LISTED ENTRIES:
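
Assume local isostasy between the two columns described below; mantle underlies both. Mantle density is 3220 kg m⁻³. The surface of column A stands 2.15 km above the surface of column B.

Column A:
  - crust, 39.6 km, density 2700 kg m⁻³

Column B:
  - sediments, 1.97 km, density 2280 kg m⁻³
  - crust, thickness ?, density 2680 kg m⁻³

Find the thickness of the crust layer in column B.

21.9 km

Take the compensation level at the base of the deeper column (depth z_c below the surface of column A) and equate Σ ρ_i t_i down to z_c; mantle fills any gap and the z_c terms cancel.
Column A: 39.6×2700 + (z_c − 39.6)×3220
Column B: 2.15×0 + 1.97×2280 + x×2680 + (z_c − 2.15 − 1.97 − x)×3220
The z_c×3220 term appears on both sides and cancels. Collect the known terms of each column as K = Σ(ρt)_known − 3220 × (depth of known layers): K_A = 106920 − 3220×39.6 = −20592; K_B = 4491.6 − 3220×(2.15 + 1.97) = −8774.8.
Balance: K_A = K_B − x×(3220 − 2680), so x = (K_B − K_A)/(3220 − 2680) = 11817.2/540 = 21.9 km.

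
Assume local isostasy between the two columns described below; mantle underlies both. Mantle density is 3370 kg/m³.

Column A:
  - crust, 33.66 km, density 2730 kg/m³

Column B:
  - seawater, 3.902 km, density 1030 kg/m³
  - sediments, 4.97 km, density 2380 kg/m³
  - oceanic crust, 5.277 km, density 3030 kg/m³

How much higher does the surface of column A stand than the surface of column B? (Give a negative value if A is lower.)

1.69 km

For any compensation level in the mantle, the mantle terms cancel and isostasy reduces to e = (Σt_A − Σt_B) − (Σ(ρt)_A − Σ(ρt)_B) / ρ_m.
Σt_A = 33.66 km; Σt_B = 14.149 km; Σ(ρt)_A = 91891.8; Σ(ρt)_B = 31836.97 (in km·kg/m³).
e = (33.66 − 14.149) − (91891.8 − 31836.97) / 3370 = 1.69 km.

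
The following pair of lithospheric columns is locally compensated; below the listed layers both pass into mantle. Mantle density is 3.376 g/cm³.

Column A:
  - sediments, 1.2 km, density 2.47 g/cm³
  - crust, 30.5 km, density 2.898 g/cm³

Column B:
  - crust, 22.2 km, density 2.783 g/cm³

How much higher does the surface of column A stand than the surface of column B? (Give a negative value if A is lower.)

0.741 km

For any compensation level in the mantle, the mantle terms cancel and isostasy reduces to e = (Σt_A − Σt_B) − (Σ(ρt)_A − Σ(ρt)_B) / ρ_m.
Σt_A = 31.7 km; Σt_B = 22.2 km; Σ(ρt)_A = 91.353; Σ(ρt)_B = 61.7826 (in km·g/cm³).
e = (31.7 − 22.2) − (91.353 − 61.7826) / 3.376 = 0.741 km.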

TO DO: Restate the material word for word.

EXERCISE RESPONSE:
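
Assume local isostasy between the two columns described below; mantle underlies both. Mantle density is 3220 kg m⁻³. The surface of column A stands 2.15 km above the surface of column B.

Column A:
  - crust, 39.6 km, density 2700 kg m⁻³

Column B:
  - sediments, 1.97 km, density 2280 kg m⁻³
  - crust, thickness ?, density 2680 kg m⁻³

Find the thickness of the crust layer in column B.

21.9 km

Take the compensation level at the base of the deeper column (depth z_c below the surface of column A) and equate Σ ρ_i t_i down to z_c; mantle fills any gap and the z_c terms cancel.
Column A: 39.6×2700 + (z_c − 39.6)×3220
Column B: 2.15×0 + 1.97×2280 + x×2680 + (z_c − 2.15 − 1.97 − x)×3220
The z_c×3220 term appears on both sides and cancels. Collect the known terms of each column as K = Σ(ρt)_known − 3220 × (depth of known layers): K_A = 106920 − 3220×39.6 = −20592; K_B = 4491.6 − 3220×(2.15 + 1.97) = −8774.8.
Balance: K_A = K_B − x×(3220 − 2680), so x = (K_B − K_A)/(3220 − 2680) = 11817.2/540 = 21.9 km.

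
Assume local isostasy between the two columns described below; mantle underlies both. Mantle density is 3370 kg/m³.

Column A:
  - crust, 33.66 km, density 2730 kg/m³

Column B:
  - seawater, 3.902 km, density 1030 kg/m³
  - sediments, 4.97 km, density 2380 kg/m³
  - oceanic crust, 5.277 km, density 3030 kg/m³

How much higher does the surface of column A stand than the surface of column B? (Give a negative value if A is lower.)

1.69 km

For any compensation level in the mantle, the mantle terms cancel and isostasy reduces to e = (Σt_A − Σt_B) − (Σ(ρt)_A − Σ(ρt)_B) / ρ_m.
Σt_A = 33.66 km; Σt_B = 14.149 km; Σ(ρt)_A = 91891.8; Σ(ρt)_B = 31836.97 (in km·kg/m³).
e = (33.66 − 14.149) − (91891.8 − 31836.97) / 3370 = 1.69 km.

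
The following pair of lithospheric columns is locally compensated; below the listed layers both pass into mantle. Mantle density is 3.376 g/cm³.

Column A:
  - sediments, 1.2 km, density 2.47 g/cm³
  - crust, 30.5 km, density 2.898 g/cm³

Column B:
  - crust, 22.2 km, density 2.783 g/cm³

How much higher does the surface of column A stand than the surface of column B? (Give a negative value if A is lower.)

0.741 km

For any compensation level in the mantle, the mantle terms cancel and isostasy reduces to e = (Σt_A − Σt_B) − (Σ(ρt)_A − Σ(ρt)_B) / ρ_m.
Σt_A = 31.7 km; Σt_B = 22.2 km; Σ(ρt)_A = 91.353; Σ(ρt)_B = 61.7826 (in km·g/cm³).
e = (31.7 − 22.2) − (91.353 − 61.7826) / 3.376 = 0.741 km.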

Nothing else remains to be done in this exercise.